**WHAT TO WORK ON:** Set down every entry again exactly as it stands below.

####

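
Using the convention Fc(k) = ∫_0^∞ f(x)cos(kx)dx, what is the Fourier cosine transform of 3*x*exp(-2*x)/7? 3*(4 - k^2)/(7*(k^2 + 4)^2)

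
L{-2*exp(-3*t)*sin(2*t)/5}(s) -4/(5*(s + 3)^2 + 20)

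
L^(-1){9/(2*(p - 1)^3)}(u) 9*u^2*exp(u)/4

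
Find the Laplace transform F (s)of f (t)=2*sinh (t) 2/ (s^2 - 1)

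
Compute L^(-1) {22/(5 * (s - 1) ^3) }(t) 11 * t^2 * exp(t) /5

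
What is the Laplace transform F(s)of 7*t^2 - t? 14/s^3 - 1/s^2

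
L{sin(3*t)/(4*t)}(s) atan(3/s)/4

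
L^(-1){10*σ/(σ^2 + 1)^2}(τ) 5*τ*sin(τ)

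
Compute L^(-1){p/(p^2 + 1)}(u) cos(u)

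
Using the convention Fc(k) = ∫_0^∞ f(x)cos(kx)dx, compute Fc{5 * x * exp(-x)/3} 5 * (1 - k^2)/(3 * (k^2+1)^2)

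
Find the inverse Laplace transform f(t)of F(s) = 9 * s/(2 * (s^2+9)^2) 3 * t * sin(3 * t)/4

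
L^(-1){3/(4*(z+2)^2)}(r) 3*r*exp(-2*r)/4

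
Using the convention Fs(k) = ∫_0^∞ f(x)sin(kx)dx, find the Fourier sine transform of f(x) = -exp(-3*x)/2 -k/(2*k^2+18)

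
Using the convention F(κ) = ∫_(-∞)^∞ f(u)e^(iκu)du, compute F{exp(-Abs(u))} 2/(κ^2 + 1)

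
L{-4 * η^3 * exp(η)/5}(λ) -24/(5 * (λ - 1)^4)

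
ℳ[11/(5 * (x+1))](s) 11 * pi * csc(pi * s)/5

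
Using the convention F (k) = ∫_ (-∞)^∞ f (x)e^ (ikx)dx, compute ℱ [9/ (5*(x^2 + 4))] 9*pi*exp (-2*Abs (k))/10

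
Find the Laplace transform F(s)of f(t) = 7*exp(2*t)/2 7/(2*(s - 2))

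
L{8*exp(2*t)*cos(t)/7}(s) 8*(s - 2)/(7*((s - 2)^2 + 1))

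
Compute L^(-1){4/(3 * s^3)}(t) 2 * t^2/3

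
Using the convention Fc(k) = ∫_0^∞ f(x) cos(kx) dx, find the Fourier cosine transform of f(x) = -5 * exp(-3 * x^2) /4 -5 * sqrt(3) * sqrt(pi) * exp(-k^2/12) /24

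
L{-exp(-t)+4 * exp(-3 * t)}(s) 4/(s+3) - 1/(s+1)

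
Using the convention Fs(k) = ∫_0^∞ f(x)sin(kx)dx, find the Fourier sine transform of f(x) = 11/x 11*pi/2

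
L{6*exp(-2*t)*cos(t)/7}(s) 6*(s + 2)/(7*((s + 2)^2 + 1))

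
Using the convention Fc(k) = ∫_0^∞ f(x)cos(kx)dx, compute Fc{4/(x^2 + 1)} 2*pi*exp(-k)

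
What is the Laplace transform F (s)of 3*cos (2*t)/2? 3*s/ (2*(s^2 + 4))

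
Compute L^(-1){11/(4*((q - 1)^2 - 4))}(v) 11*exp(v)*sinh(2*v)/8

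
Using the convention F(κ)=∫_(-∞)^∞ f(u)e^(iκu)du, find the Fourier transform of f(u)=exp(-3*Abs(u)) 6/(κ^2 + 9)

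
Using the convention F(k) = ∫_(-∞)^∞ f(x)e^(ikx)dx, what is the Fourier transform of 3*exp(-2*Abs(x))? 12/(k^2 + 4)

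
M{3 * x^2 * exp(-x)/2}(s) 3 * gamma(s + 2)/2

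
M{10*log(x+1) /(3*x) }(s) -10*pi*csc(pi*s) /(3*s - 3) 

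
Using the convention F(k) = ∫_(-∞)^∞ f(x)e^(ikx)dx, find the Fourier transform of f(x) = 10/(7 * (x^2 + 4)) 5 * pi * exp(-2 * Abs(k))/7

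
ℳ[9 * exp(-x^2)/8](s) 9 * gamma(s/2)/16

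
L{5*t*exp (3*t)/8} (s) 5/ (8*(s - 3)^2)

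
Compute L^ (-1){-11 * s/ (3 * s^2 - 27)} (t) -11 * cosh (3 * t)/3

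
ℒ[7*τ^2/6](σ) 7/(3*σ^3)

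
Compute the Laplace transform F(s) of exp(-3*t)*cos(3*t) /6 (s + 3) /(6*((s + 3) ^2 + 9) ) 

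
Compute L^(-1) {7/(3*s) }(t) 7/3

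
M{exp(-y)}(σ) gamma(σ)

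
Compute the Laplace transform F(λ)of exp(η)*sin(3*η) 3/((λ - 1)^2 + 9)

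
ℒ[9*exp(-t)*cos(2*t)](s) 9*(s+1)/((s+1)^2+4)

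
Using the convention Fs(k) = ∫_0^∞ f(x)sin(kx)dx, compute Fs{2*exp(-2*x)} 2*k/(k^2 + 4)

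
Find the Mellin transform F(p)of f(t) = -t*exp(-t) -gamma(p+1)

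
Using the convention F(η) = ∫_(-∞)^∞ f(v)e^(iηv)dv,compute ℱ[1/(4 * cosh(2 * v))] pi/(8 * cosh(pi * η/4))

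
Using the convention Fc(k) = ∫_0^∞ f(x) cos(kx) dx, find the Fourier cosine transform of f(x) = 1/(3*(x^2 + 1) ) pi*exp(-k) /6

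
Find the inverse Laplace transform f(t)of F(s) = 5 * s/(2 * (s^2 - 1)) 5 * cosh(t)/2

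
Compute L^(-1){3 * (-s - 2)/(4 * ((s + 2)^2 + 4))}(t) -3 * exp(-2 * t) * cos(2 * t)/4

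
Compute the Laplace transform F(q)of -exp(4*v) -1/(q - 4)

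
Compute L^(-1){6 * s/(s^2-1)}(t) 6 * cosh(t)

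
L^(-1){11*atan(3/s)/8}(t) 11*sin(3*t)/(8*t)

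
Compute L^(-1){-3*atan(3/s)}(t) -3*sin(3*t)/t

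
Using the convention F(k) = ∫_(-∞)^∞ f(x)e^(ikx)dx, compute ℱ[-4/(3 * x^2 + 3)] -4 * pi * exp(-Abs(k))/3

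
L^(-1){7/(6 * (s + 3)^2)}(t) 7 * t * exp(-3 * t)/6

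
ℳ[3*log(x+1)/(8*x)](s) -3*pi*csc(pi*s)/(8*s - 8)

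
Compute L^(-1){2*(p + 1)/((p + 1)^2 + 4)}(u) 2*exp(-u)*cos(2*u)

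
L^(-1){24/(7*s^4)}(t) 4*t^3/7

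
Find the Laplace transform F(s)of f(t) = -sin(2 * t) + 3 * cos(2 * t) 3 * s/(s^2 + 4) - 2/(s^2 + 4)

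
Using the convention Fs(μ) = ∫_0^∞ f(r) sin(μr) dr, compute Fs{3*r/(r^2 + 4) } 3*pi*exp(-2*μ) /2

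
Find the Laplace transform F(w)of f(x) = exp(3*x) 1/(w - 3)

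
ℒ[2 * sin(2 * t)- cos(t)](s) 4/(s^2 + 4)- s/(s^2 + 1)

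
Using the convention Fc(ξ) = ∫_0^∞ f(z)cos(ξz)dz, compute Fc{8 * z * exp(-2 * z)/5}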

####

**RESPONSE TO THE EXERCISE:**
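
Using the convention Fc(k) = ∫_0^∞ f(x)cos(kx)dx, what is the Fourier cosine transform of 3*x*exp(-2*x)/7? 3*(4 - k^2)/(7*(k^2 + 4)^2)

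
L{-2*exp(-3*t)*sin(2*t)/5}(s) -4/(5*(s + 3)^2 + 20)

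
L^(-1){9/(2*(p - 1)^3)}(u) 9*u^2*exp(u)/4

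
Find the Laplace transform F (s)of f (t)=2*sinh (t) 2/ (s^2 - 1)

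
Compute L^(-1) {22/(5 * (s - 1) ^3) }(t) 11 * t^2 * exp(t) /5

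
What is the Laplace transform F(s)of 7*t^2 - t? 14/s^3 - 1/s^2

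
L{sin(3*t)/(4*t)}(s) atan(3/s)/4

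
L^(-1){10*σ/(σ^2 + 1)^2}(τ) 5*τ*sin(τ)

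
Compute L^(-1){p/(p^2 + 1)}(u) cos(u)

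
Using the convention Fc(k) = ∫_0^∞ f(x)cos(kx)dx, compute Fc{5 * x * exp(-x)/3} 5 * (1 - k^2)/(3 * (k^2+1)^2)

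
Find the inverse Laplace transform f(t)of F(s) = 9 * s/(2 * (s^2+9)^2) 3 * t * sin(3 * t)/4

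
L^(-1){3/(4*(z+2)^2)}(r) 3*r*exp(-2*r)/4

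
Using the convention Fs(k) = ∫_0^∞ f(x)sin(kx)dx, find the Fourier sine transform of f(x) = -exp(-3*x)/2 -k/(2*k^2+18)

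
Using the convention F(κ) = ∫_(-∞)^∞ f(u)e^(iκu)du, compute F{exp(-Abs(u))} 2/(κ^2 + 1)

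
L{-4 * η^3 * exp(η)/5}(λ) -24/(5 * (λ - 1)^4)

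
ℳ[11/(5 * (x+1))](s) 11 * pi * csc(pi * s)/5

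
Using the convention F (k) = ∫_ (-∞)^∞ f (x)e^ (ikx)dx, compute ℱ [9/ (5*(x^2 + 4))] 9*pi*exp (-2*Abs (k))/10

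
Find the Laplace transform F(s)of f(t) = 7*exp(2*t)/2 7/(2*(s - 2))

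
L{8*exp(2*t)*cos(t)/7}(s) 8*(s - 2)/(7*((s - 2)^2 + 1))

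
Compute L^(-1){4/(3 * s^3)}(t) 2 * t^2/3

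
Using the convention Fc(k) = ∫_0^∞ f(x) cos(kx) dx, find the Fourier cosine transform of f(x) = -5 * exp(-3 * x^2) /4 -5 * sqrt(3) * sqrt(pi) * exp(-k^2/12) /24

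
L{-exp(-t)+4 * exp(-3 * t)}(s) 4/(s+3) - 1/(s+1)

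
Using the convention Fs(k) = ∫_0^∞ f(x)sin(kx)dx, find the Fourier sine transform of f(x) = 11/x 11*pi/2

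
L{6*exp(-2*t)*cos(t)/7}(s) 6*(s + 2)/(7*((s + 2)^2 + 1))

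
Using the convention Fc(k) = ∫_0^∞ f(x)cos(kx)dx, compute Fc{4/(x^2 + 1)} 2*pi*exp(-k)

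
What is the Laplace transform F (s)of 3*cos (2*t)/2? 3*s/ (2*(s^2 + 4))

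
Compute L^(-1){11/(4*((q - 1)^2 - 4))}(v) 11*exp(v)*sinh(2*v)/8

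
Using the convention F(κ)=∫_(-∞)^∞ f(u)e^(iκu)du, find the Fourier transform of f(u)=exp(-3*Abs(u)) 6/(κ^2 + 9)

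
Using the convention F(k) = ∫_(-∞)^∞ f(x)e^(ikx)dx, what is the Fourier transform of 3*exp(-2*Abs(x))? 12/(k^2 + 4)

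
M{3 * x^2 * exp(-x)/2}(s) 3 * gamma(s + 2)/2

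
M{10*log(x+1) /(3*x) }(s) -10*pi*csc(pi*s) /(3*s - 3) 

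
Using the convention F(k) = ∫_(-∞)^∞ f(x)e^(ikx)dx, find the Fourier transform of f(x) = 10/(7 * (x^2 + 4)) 5 * pi * exp(-2 * Abs(k))/7

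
ℳ[9 * exp(-x^2)/8](s) 9 * gamma(s/2)/16

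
L{5*t*exp (3*t)/8} (s) 5/ (8*(s - 3)^2)

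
Compute L^ (-1){-11 * s/ (3 * s^2 - 27)} (t) -11 * cosh (3 * t)/3

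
ℒ[7*τ^2/6](σ) 7/(3*σ^3)

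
Compute the Laplace transform F(s) of exp(-3*t)*cos(3*t) /6 (s + 3) /(6*((s + 3) ^2 + 9) ) 

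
Compute L^(-1) {7/(3*s) }(t) 7/3

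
M{exp(-y)}(σ) gamma(σ)

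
Compute the Laplace transform F(λ)of exp(η)*sin(3*η) 3/((λ - 1)^2 + 9)

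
ℒ[9*exp(-t)*cos(2*t)](s) 9*(s+1)/((s+1)^2+4)

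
Using the convention Fs(k) = ∫_0^∞ f(x)sin(kx)dx, compute Fs{2*exp(-2*x)} 2*k/(k^2 + 4)

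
Find the Mellin transform F(p)of f(t) = -t*exp(-t) -gamma(p+1)

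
Using the convention F(η) = ∫_(-∞)^∞ f(v)e^(iηv)dv,compute ℱ[1/(4 * cosh(2 * v))] pi/(8 * cosh(pi * η/4))

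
Using the convention Fc(k) = ∫_0^∞ f(x) cos(kx) dx, find the Fourier cosine transform of f(x) = 1/(3*(x^2 + 1) ) pi*exp(-k) /6

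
Find the inverse Laplace transform f(t)of F(s) = 5 * s/(2 * (s^2 - 1)) 5 * cosh(t)/2

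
Compute L^(-1){3 * (-s - 2)/(4 * ((s + 2)^2 + 4))}(t) -3 * exp(-2 * t) * cos(2 * t)/4

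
Compute the Laplace transform F(q)of -exp(4*v) -1/(q - 4)

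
Compute L^(-1){6 * s/(s^2-1)}(t) 6 * cosh(t)

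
L^(-1){11*atan(3/s)/8}(t) 11*sin(3*t)/(8*t)

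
Compute L^(-1){-3*atan(3/s)}(t) -3*sin(3*t)/t

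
Using the convention F(k) = ∫_(-∞)^∞ f(x)e^(ikx)dx, compute ℱ[-4/(3 * x^2 + 3)] -4 * pi * exp(-Abs(k))/3

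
L^(-1){7/(6 * (s + 3)^2)}(t) 7 * t * exp(-3 * t)/6

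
ℳ[3*log(x+1)/(8*x)](s) -3*pi*csc(pi*s)/(8*s - 8)

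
Compute L^(-1){2*(p + 1)/((p + 1)^2 + 4)}(u) 2*exp(-u)*cos(2*u)

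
L^(-1){24/(7*s^4)}(t) 4*t^3/7

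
Find the Laplace transform F(s)of f(t) = -sin(2 * t) + 3 * cos(2 * t) 3 * s/(s^2 + 4) - 2/(s^2 + 4)

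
Using the convention Fs(μ) = ∫_0^∞ f(r) sin(μr) dr, compute Fs{3*r/(r^2 + 4) } 3*pi*exp(-2*μ) /2

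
Find the Laplace transform F(w)of f(x) = exp(3*x) 1/(w - 3)

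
ℒ[2 * sin(2 * t)- cos(t)](s) 4/(s^2 + 4)- s/(s^2 + 1)

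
Using the convention Fc(ξ) = ∫_0^∞ f(z)cos(ξz)dz, compute Fc{8 * z * exp(-2 * z)/5}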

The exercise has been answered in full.